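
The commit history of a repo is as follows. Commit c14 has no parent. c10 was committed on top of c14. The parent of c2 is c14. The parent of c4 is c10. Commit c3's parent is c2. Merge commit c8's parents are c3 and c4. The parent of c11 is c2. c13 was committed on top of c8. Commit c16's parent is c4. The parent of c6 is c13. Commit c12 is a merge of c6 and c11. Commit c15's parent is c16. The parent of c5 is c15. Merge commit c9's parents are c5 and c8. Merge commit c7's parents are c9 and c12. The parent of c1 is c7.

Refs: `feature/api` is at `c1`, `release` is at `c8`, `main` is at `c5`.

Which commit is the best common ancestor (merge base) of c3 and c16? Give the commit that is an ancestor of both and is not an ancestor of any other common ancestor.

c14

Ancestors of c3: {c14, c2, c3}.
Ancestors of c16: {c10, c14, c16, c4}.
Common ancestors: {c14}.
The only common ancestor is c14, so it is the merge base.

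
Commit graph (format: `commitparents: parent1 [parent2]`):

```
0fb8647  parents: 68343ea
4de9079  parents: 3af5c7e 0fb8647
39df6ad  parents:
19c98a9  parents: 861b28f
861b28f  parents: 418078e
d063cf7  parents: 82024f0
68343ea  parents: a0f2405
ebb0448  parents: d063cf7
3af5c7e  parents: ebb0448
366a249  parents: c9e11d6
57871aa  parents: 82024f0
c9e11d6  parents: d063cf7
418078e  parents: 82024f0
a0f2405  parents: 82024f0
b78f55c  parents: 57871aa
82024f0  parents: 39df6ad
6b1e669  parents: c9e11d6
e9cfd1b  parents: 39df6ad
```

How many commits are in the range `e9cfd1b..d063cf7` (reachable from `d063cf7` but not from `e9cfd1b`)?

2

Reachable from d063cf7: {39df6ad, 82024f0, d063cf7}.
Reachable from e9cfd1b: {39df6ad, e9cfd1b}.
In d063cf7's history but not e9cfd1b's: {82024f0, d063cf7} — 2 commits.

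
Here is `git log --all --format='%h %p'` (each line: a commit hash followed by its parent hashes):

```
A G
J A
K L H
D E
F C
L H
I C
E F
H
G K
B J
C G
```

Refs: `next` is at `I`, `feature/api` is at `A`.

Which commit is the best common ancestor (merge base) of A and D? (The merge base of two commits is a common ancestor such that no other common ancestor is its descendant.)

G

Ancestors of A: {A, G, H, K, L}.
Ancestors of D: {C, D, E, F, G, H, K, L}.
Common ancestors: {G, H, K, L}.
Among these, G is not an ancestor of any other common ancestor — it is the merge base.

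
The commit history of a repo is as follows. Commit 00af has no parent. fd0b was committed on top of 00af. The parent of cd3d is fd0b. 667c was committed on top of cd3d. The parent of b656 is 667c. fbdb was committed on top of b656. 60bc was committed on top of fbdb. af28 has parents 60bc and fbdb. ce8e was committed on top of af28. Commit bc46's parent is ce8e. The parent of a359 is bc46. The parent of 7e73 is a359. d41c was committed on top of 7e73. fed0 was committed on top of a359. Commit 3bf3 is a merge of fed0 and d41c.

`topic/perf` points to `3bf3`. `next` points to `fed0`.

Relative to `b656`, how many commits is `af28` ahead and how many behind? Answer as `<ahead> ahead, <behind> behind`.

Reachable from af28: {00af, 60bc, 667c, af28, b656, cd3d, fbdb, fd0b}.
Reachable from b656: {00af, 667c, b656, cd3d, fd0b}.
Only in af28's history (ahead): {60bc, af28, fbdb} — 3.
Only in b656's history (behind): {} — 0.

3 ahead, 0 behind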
——
**Exercise prompt**
Give the listing once more, unchanged in every line.

**Answer for this exercise**
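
The commit history of a repo is as follows. Commit c14 has no parent. c10 was committed on top of c14. The parent of c2 is c14. The parent of c4 is c10. Commit c3's parent is c2. Merge commit c8's parents are c3 and c4. The parent of c11 is c2. c13 was committed on top of c8. Commit c16's parent is c4. The parent of c6 is c13. Commit c12 is a merge of c6 and c11. Commit c15's parent is c16. The parent of c5 is c15. Merge commit c9's parents are c5 and c8. Merge commit c7's parents are c9 and c12. The parent of c1 is c7.

Refs: `feature/api` is at `c1`, `release` is at `c8`, `main` is at `c5`.

Which commit is the best common ancestor (merge base) of c3 and c16? Give the commit that is an ancestor of both and is not an ancestor of any other common ancestor.

c14

Ancestors of c3: {c14, c2, c3}.
Ancestors of c16: {c10, c14, c16, c4}.
Common ancestors: {c14}.
The only common ancestor is c14, so it is the merge base.

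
Commit graph (format: `commitparents: parent1 [parent2]`):

```
0fb8647  parents: 68343ea
4de9079  parents: 3af5c7e 0fb8647
39df6ad  parents:
19c98a9  parents: 861b28f
861b28f  parents: 418078e
d063cf7  parents: 82024f0
68343ea  parents: a0f2405
ebb0448  parents: d063cf7
3af5c7e  parents: ebb0448
366a249  parents: c9e11d6
57871aa  parents: 82024f0
c9e11d6  parents: d063cf7
418078e  parents: 82024f0
a0f2405  parents: 82024f0
b78f55c  parents: 57871aa
82024f0  parents: 39df6ad
6b1e669  parents: c9e11d6
e9cfd1b  parents: 39df6ad
```

How many commits are in the range `e9cfd1b..d063cf7` (reachable from `d063cf7` but not from `e9cfd1b`)?

2

Reachable from d063cf7: {39df6ad, 82024f0, d063cf7}.
Reachable from e9cfd1b: {39df6ad, e9cfd1b}.
In d063cf7's history but not e9cfd1b's: {82024f0, d063cf7} — 2 commits.

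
Here is `git log --all --format='%h %p'` (each line: a commit hash followed by its parent hashes):

```
A G
J A
K L H
D E
F C
L H
I C
E F
H
G K
B J
C G
```

Refs: `next` is at `I`, `feature/api` is at `A`.

Which commit is the best common ancestor (merge base) of A and D? (The merge base of two commits is a common ancestor such that no other common ancestor is its descendant.)

G

Ancestors of A: {A, G, H, K, L}.
Ancestors of D: {C, D, E, F, G, H, K, L}.
Common ancestors: {G, H, K, L}.
Among these, G is not an ancestor of any other common ancestor — it is the merge base.

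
The commit history of a repo is as follows. Commit 00af has no parent. fd0b was committed on top of 00af. The parent of cd3d is fd0b. 667c was committed on top of cd3d. The parent of b656 is 667c. fbdb was committed on top of b656. 60bc was committed on top of fbdb. af28 has parents 60bc and fbdb. ce8e was committed on top of af28. Commit bc46's parent is ce8e. The parent of a359 is bc46. The parent of 7e73 is a359. d41c was committed on top of 7e73. fed0 was committed on top of a359. Commit 3bf3 is a merge of fed0 and d41c.

`topic/perf` points to `3bf3`. `next` points to `fed0`.

Relative to `b656`, how many commits is `af28` ahead and how many behind? Answer as `<ahead> ahead, <behind> behind`.

Reachable from af28: {00af, 60bc, 667c, af28, b656, cd3d, fbdb, fd0b}.
Reachable from b656: {00af, 667c, b656, cd3d, fd0b}.
Only in af28's history (ahead): {60bc, af28, fbdb} — 3.
Only in b656's history (behind): {} — 0.

3 ahead, 0 behind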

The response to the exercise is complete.